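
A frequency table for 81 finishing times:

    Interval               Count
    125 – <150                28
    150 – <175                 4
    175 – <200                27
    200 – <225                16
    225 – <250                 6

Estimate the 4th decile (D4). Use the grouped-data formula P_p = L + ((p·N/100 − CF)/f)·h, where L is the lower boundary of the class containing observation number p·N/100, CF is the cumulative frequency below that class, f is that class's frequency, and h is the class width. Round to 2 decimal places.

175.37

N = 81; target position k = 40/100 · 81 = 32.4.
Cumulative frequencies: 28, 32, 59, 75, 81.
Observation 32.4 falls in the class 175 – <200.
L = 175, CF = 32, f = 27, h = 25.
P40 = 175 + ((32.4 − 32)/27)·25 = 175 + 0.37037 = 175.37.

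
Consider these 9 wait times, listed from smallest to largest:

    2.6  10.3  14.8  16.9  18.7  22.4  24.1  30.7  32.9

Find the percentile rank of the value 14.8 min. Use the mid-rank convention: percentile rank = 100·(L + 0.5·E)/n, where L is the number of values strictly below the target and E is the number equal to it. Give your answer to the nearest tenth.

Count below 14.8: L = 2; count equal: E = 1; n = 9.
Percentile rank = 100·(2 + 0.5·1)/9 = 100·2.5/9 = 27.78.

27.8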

==

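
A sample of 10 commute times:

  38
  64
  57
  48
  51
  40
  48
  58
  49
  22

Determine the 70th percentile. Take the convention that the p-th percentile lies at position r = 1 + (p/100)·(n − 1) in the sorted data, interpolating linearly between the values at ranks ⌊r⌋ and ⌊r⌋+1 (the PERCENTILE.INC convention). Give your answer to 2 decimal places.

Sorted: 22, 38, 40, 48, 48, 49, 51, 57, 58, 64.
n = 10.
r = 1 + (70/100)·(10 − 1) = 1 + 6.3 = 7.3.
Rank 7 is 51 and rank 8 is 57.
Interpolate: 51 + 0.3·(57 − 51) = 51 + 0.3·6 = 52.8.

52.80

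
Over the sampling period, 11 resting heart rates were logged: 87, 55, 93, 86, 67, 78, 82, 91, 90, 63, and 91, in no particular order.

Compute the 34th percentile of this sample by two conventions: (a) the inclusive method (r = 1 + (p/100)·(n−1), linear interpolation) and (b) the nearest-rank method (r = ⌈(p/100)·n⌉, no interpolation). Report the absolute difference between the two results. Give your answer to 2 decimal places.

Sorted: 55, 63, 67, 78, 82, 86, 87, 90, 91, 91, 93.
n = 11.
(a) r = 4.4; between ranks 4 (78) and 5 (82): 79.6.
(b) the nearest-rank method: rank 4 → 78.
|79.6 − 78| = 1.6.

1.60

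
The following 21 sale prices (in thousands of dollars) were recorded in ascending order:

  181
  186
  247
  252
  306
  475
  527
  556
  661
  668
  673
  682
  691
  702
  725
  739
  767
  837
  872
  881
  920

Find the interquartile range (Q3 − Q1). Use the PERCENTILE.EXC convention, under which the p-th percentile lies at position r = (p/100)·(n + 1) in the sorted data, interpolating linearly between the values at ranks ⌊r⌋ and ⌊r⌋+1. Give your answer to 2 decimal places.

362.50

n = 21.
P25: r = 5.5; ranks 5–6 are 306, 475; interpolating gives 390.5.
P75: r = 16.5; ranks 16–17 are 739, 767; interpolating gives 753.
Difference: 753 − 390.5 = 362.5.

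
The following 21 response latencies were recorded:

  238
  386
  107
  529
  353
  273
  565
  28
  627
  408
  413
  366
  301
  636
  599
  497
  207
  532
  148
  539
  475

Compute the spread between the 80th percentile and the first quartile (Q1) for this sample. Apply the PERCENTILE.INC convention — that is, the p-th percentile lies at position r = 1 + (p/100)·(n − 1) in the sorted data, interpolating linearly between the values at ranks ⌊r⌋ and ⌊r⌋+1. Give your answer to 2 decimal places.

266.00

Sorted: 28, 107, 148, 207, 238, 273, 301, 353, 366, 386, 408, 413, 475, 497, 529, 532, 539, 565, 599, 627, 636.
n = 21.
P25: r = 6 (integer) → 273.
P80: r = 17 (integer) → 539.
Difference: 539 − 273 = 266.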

==

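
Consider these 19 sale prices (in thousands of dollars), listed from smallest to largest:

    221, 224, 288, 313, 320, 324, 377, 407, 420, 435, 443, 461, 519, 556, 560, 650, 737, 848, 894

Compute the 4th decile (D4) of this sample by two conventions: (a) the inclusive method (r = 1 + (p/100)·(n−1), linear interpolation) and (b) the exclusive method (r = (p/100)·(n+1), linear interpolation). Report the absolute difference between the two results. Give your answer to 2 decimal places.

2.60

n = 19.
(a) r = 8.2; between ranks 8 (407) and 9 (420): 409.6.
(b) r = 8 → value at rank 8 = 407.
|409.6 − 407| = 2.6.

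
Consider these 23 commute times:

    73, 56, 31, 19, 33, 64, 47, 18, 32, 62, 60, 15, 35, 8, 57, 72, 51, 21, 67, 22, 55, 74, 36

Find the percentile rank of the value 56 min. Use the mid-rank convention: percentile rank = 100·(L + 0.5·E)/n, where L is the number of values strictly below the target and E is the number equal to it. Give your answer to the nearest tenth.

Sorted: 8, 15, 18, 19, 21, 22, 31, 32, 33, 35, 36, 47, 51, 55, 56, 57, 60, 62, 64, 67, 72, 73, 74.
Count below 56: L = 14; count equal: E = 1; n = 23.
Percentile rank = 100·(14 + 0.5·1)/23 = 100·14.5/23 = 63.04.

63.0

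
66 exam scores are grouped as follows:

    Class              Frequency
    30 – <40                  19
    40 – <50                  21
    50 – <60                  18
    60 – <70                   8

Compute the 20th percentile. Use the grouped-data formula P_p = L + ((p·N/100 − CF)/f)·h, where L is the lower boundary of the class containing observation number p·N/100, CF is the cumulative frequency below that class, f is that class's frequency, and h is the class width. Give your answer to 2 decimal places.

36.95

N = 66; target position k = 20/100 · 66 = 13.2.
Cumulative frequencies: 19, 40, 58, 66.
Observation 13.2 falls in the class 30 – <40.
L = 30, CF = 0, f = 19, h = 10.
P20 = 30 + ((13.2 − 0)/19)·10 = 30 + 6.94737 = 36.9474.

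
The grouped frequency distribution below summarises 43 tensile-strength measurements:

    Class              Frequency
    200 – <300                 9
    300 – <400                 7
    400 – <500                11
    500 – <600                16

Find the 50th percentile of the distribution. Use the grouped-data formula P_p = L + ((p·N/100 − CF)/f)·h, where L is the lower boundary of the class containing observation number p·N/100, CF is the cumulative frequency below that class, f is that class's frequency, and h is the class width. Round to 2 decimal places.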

WORK TO BE COMPLETED
Among the lines of the material, find those holding the word "thousands" and return them.

REPLY
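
The following 21 sale prices (in thousands of dollars) were recorded in ascending order:
Consider these 19 sale prices (in thousands of dollars), listed from smallest to largest: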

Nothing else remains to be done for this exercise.